Saved entries
-- -- --
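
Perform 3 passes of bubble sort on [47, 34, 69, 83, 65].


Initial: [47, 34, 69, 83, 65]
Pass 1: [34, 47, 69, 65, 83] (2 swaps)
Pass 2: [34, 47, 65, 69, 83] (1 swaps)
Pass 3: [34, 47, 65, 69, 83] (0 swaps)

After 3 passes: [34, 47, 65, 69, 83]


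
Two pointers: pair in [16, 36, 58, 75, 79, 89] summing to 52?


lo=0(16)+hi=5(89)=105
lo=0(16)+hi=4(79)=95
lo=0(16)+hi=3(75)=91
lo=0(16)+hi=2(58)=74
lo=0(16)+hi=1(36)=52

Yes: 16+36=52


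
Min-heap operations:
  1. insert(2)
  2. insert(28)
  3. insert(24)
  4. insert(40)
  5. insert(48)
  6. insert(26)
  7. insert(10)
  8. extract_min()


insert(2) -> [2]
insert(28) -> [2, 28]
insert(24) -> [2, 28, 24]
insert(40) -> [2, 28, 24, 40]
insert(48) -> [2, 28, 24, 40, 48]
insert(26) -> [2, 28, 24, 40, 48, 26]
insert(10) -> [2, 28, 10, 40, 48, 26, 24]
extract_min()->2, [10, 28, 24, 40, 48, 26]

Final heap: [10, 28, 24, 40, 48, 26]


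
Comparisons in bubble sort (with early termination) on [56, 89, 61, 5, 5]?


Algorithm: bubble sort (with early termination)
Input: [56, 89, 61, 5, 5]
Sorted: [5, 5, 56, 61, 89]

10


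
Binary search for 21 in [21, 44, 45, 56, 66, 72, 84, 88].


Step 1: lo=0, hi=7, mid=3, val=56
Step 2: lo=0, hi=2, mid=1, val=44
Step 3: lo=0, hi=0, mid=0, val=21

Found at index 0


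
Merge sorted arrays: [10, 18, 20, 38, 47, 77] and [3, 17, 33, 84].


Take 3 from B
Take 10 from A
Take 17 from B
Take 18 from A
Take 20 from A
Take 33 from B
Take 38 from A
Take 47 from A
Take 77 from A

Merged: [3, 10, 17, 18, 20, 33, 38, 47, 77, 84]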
-- -- --
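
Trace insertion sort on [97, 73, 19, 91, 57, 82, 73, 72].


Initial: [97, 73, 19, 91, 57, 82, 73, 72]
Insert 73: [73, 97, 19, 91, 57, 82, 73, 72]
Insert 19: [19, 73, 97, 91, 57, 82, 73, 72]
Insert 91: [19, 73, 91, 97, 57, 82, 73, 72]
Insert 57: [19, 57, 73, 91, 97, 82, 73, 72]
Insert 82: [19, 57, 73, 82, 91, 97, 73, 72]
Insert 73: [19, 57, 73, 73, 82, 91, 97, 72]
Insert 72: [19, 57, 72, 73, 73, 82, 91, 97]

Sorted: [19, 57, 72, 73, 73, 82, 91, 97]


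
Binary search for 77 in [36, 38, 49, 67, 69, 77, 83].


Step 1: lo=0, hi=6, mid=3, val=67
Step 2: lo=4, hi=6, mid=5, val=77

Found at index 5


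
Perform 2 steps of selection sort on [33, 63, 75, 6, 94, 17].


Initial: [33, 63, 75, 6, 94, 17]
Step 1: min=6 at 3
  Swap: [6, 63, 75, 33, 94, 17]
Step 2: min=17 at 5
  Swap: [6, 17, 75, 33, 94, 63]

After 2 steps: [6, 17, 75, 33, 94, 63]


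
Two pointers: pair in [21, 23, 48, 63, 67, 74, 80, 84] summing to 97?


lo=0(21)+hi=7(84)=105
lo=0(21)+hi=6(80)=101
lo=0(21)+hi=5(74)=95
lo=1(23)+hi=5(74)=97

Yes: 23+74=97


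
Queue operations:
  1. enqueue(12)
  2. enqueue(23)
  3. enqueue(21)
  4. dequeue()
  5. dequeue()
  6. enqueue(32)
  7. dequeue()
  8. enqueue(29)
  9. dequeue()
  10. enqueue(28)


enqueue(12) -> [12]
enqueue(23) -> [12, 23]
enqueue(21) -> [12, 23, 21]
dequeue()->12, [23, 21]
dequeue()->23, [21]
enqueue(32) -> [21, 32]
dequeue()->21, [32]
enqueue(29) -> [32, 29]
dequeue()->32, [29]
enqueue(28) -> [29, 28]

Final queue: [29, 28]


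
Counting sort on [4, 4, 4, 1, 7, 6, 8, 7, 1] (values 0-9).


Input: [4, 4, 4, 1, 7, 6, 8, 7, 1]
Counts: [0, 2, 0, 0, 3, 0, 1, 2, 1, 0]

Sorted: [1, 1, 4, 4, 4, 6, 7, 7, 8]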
-- -- --
_Prompt_
Print exactly the lines above, between the one holding "summing to 97?" and the one holding "9. dequeue()", inclusive, and nothing besides.

_Written response_
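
Two pointers: pair in [21, 23, 48, 63, 67, 74, 80, 84] summing to 97?


lo=0(21)+hi=7(84)=105
lo=0(21)+hi=6(80)=101
lo=0(21)+hi=5(74)=95
lo=1(23)+hi=5(74)=97

Yes: 23+74=97


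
Queue operations:
  1. enqueue(12)
  2. enqueue(23)
  3. enqueue(21)
  4. dequeue()
  5. dequeue()
  6. enqueue(32)
  7. dequeue()
  8. enqueue(29)
  9. dequeue()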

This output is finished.